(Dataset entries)

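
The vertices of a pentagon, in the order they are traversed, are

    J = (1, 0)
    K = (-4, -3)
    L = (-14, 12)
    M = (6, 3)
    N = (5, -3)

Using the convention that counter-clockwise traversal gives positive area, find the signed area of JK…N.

Apply the shoelace (surveyor's) formula: 2A = Σ (x_i·y_{i+1} − x_{i+1}·y_i), indices taken mod 5.
Σ = (-3) + (-90) + (-114) + (-33) + (3) = -237
Signed area = Σ/2 = -118.5 (negative ⇒ clockwise traversal).

-118.5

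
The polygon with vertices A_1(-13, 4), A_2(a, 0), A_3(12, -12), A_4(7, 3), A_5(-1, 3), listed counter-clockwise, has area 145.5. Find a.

Write out the shoelace sum; only the two edges meeting at A_2 involve a:
2·Area = [((-13)·0 − a·4) + (a·(-12) − 12·0)] + 179
       = -16·a + 179 = 291
⇒ a = -7.

-7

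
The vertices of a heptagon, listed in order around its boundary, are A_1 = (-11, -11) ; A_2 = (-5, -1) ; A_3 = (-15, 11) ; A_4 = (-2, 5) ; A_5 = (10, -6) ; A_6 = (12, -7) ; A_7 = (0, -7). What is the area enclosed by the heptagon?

182

Apply Gauss's area formula: 2A = Σ (x_i·y_{i+1} − x_{i+1}·y_i), indices taken mod 7.
A_1→A_2: (-11)(-1) − (-5)(-11) = -44
A_2→A_3: (-5)(11) − (-15)(-1) = -70
A_3→A_4: (-15)(5) − (-2)(11) = -53
A_4→A_5: (-2)(-6) − (10)(5) = -38
A_5→A_6: (10)(-7) − (12)(-6) = 2
A_6→A_7: (12)(-7) − (0)(-7) = -84
A_7→A_1: (0)(-11) − (-11)(-7) = -77
Σ = -364
Area = |Σ|/2 = 182.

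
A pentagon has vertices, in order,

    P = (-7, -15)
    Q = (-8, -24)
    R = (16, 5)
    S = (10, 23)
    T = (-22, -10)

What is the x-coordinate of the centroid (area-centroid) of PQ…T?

Apply the shoelace formula. First the cross-terms c_i = x_i·y_{i+1} − x_{i+1}·y_i:
  48, 344, 318, 406, 260  ⇒  2A = 1376, A = 688.
Then Σ (x_i + x_{i+1})·c_i = -2112, so x̄ = -2112 / (6·688) = -22/43.

-22/43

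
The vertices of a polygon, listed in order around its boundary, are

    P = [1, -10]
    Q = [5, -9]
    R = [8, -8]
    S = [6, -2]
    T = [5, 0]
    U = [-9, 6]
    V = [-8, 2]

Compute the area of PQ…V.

126.5

Apply the surveyor's formula: 2A = Σ (x_i·y_{i+1} − x_{i+1}·y_i), indices taken mod 7.
Cross-terms: 41, 32, 32, 10, 30, 30, 78  ⇒  Σ = 253
Area = |Σ|/2 = 126.5.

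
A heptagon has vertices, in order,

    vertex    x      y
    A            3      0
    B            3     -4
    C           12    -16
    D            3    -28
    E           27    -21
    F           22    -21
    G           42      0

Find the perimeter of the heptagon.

|AB| = √((0)² + (-4)²) = √16 = 4
|BC| = √((9)² + (-12)²) = √225 = 15
|CD| = √((-9)² + (-12)²) = √225 = 15
|DE| = √((24)² + (7)²) = √625 = 25
|EF| = √((-5)² + (0)²) = √25 = 5
|FG| = √((20)² + (21)²) = √841 = 29
|GA| = √((-39)² + (0)²) = √1521 = 39
Perimeter = 4 + 15 + 15 + 25 + 5 + 29 + 39 = 132.

132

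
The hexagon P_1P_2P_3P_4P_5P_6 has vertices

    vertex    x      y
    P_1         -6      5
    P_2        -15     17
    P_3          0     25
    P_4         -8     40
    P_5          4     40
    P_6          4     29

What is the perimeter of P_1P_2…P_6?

98

|P_1P_2| = √((-9)² + (12)²) = √225 = 15
|P_2P_3| = √((15)² + (8)²) = √289 = 17
|P_3P_4| = √((-8)² + (15)²) = √289 = 17
|P_4P_5| = √((12)² + (0)²) = √144 = 12
|P_5P_6| = √((0)² + (-11)²) = √121 = 11
|P_6P_1| = √((-10)² + (-24)²) = √676 = 26
Perimeter = 15 + 17 + 17 + 12 + 11 + 26 = 98.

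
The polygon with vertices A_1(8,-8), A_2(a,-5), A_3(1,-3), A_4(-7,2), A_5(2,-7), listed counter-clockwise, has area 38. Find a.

The doubled signed area Σ (x_i y_{i+1} − x_{i+1} y_i) is linear in a.
With a=0 it equals 31; the coefficient of a is 5 (from the two edges through A_2).
So 5·a + 31 = 2·38 = 76 ⇒ a = 9.

9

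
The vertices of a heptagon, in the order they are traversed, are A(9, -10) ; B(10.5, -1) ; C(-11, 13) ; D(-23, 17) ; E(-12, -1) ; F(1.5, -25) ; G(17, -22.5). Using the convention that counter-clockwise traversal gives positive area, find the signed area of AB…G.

642.875

Apply the shoelace formula: 2A = Σ (x_i·y_{i+1} − x_{i+1}·y_i), indices taken mod 7.
Σ = (96) + (125.5) + (112) + (227) + (301.5) + (391.25) + (32.5) = 1285.75
Signed area = Σ/2 = 642.875 (positive ⇒ counter-clockwise traversal).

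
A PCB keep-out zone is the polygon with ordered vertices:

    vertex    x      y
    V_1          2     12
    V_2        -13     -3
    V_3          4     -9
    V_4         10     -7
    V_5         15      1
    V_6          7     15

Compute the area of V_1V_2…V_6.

Apply the shoelace formula: 2A = Σ (x_i·y_{i+1} − x_{i+1}·y_i), indices taken mod 6.
Cross-terms: 150, 129, 62, 115, 218, 54  ⇒  Σ = 728
Area = |Σ|/2 = 364.

364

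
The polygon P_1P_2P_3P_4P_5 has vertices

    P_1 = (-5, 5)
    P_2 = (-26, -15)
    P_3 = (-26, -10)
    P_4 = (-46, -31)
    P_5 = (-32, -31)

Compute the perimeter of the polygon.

122

|P_1P_2| = √((-21)² + (-20)²) = √841 = 29
|P_2P_3| = √((0)² + (5)²) = √25 = 5
|P_3P_4| = √((-20)² + (-21)²) = √841 = 29
|P_4P_5| = √((14)² + (0)²) = √196 = 14
|P_5P_1| = √((27)² + (36)²) = √2025 = 45
Perimeter = 29 + 5 + 29 + 14 + 45 = 122.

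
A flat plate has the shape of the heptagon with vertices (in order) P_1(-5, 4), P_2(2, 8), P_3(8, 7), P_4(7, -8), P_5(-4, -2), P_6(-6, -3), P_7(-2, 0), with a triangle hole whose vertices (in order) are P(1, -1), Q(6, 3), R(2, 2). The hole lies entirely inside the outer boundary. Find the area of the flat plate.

Outer boundary:
P_1→P_2: (-5)(8) − (2)(4) = -48
P_2→P_3: (2)(7) − (8)(8) = -50
P_3→P_4: (8)(-8) − (7)(7) = -113
P_4→P_5: (7)(-2) − (-4)(-8) = -46
P_5→P_6: (-4)(-3) − (-6)(-2) = 0
P_6→P_7: (-6)(0) − (-2)(-3) = -6
P_7→P_1: (-2)(4) − (-5)(0) = -8
Σ = -271
Area = |Σ|/2 = 135.5.
Hole:
Apply the shoelace formula: 2A = Σ (x_i·y_{i+1} − x_{i+1}·y_i), indices taken mod 3.
Σ = (9) + (6) + (-4) = 11
Area = |Σ|/2 = 5.5.
Net area = 135.5 − 5.5 = 130.

130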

_What the exercise asks_: When you reach the line holding "The vertices of a heptagon, listed" in the records above, begin reproducing exactly, stop after the line holding "T = (-22, -10)", and output nothing else.

_Answer section_:
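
The vertices of a heptagon, listed in order around its boundary, are A_1 = (-11, -11) ; A_2 = (-5, -1) ; A_3 = (-15, 11) ; A_4 = (-2, 5) ; A_5 = (10, -6) ; A_6 = (12, -7) ; A_7 = (0, -7). What is the area enclosed by the heptagon?

182

Apply Gauss's area formula: 2A = Σ (x_i·y_{i+1} − x_{i+1}·y_i), indices taken mod 7.
A_1→A_2: (-11)(-1) − (-5)(-11) = -44
A_2→A_3: (-5)(11) − (-15)(-1) = -70
A_3→A_4: (-15)(5) − (-2)(11) = -53
A_4→A_5: (-2)(-6) − (10)(5) = -38
A_5→A_6: (10)(-7) − (12)(-6) = 2
A_6→A_7: (12)(-7) − (0)(-7) = -84
A_7→A_1: (0)(-11) − (-11)(-7) = -77
Σ = -364
Area = |Σ|/2 = 182.

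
A pentagon has vertices, in order,

    P = (-7, -15)
    Q = (-8, -24)
    R = (16, 5)
    S = (10, 23)
    T = (-22, -10)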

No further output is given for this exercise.